TASK OBJECTIVE -> Reproduce the complete set of records, exactly as they appear.

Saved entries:
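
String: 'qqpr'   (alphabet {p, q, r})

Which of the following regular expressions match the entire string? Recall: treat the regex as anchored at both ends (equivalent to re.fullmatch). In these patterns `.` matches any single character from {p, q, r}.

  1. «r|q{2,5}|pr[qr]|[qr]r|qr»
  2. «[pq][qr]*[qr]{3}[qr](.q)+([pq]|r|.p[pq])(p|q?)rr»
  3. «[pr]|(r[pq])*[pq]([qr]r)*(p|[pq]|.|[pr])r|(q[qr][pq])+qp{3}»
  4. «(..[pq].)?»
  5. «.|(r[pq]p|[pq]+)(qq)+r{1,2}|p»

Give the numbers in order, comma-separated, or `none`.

4

1 → no match
2 → no match — must end with 'rr'
3 → no match
4 → match
5 → no match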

TASK RESULT ->
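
String: 'qqpr'   (alphabet {p, q, r})

Which of the following regular expressions match the entire string? Recall: treat the regex as anchored at both ends (equivalent to re.fullmatch). In these patterns `.` matches any single character from {p, q, r}.

  1. «r|q{2,5}|pr[qr]|[qr]r|qr»
  2. «[pq][qr]*[qr]{3}[qr](.q)+([pq]|r|.p[pq])(p|q?)rr»
  3. «[pr]|(r[pq])*[pq]([qr]r)*(p|[pq]|.|[pr])r|(q[qr][pq])+qp{3}»
  4. «(..[pq].)?»
  5. «.|(r[pq]p|[pq]+)(qq)+r{1,2}|p»

Give the numbers in order, comma-separated, or `none`.

4

1 → no match
2 → no match — must end with 'rr'
3 → no match
4 → match
5 → no match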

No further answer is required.